SUPPLIED DATA ::
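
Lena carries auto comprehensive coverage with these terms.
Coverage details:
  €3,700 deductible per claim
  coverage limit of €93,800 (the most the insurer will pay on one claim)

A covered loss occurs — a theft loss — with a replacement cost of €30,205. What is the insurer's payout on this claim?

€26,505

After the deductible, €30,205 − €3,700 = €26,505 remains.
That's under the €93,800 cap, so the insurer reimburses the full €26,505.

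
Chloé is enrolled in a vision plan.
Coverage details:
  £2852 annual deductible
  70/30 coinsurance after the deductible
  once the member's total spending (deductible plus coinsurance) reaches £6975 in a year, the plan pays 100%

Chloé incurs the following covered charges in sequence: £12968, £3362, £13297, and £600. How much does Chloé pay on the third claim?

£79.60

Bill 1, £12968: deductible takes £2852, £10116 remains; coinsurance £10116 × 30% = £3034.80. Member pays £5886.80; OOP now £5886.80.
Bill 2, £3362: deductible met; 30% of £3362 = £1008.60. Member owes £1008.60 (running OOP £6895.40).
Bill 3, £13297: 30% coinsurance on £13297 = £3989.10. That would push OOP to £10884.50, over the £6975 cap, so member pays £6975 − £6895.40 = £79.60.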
==
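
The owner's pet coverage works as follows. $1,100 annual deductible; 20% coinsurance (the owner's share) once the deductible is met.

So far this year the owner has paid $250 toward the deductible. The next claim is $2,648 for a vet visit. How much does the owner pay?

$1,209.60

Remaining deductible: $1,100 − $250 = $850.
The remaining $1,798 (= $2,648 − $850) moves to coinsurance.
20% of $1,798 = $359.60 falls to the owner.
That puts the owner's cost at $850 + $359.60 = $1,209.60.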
...
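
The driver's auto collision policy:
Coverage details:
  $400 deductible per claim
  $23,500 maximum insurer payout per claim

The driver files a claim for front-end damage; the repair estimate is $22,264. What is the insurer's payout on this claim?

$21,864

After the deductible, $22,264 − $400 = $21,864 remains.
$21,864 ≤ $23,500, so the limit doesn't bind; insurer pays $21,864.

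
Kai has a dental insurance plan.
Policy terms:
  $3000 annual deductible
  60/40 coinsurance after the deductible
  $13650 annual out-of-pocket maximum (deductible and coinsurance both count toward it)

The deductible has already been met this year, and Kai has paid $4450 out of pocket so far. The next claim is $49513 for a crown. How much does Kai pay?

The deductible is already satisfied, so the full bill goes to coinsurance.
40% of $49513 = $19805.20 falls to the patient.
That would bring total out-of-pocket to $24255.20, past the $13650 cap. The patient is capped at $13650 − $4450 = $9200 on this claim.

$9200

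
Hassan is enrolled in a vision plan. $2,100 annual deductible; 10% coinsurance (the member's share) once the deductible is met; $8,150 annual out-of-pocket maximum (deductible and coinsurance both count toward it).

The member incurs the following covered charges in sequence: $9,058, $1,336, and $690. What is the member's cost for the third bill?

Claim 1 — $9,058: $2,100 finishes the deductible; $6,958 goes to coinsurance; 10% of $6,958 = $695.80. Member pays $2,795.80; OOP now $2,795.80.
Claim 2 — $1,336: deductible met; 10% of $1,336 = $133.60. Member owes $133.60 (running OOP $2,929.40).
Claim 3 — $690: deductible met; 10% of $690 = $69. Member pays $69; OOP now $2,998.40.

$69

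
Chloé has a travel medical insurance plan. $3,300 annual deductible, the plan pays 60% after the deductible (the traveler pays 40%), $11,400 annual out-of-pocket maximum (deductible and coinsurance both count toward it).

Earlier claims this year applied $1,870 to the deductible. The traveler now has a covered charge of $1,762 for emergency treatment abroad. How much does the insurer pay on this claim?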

EXERCISE INSTRUCTIONS :: In the entries above, find each line that has the word "auto". Copy it.

RESPONSE ::
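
Lena carries auto comprehensive coverage with these terms.
The driver's auto collision policy: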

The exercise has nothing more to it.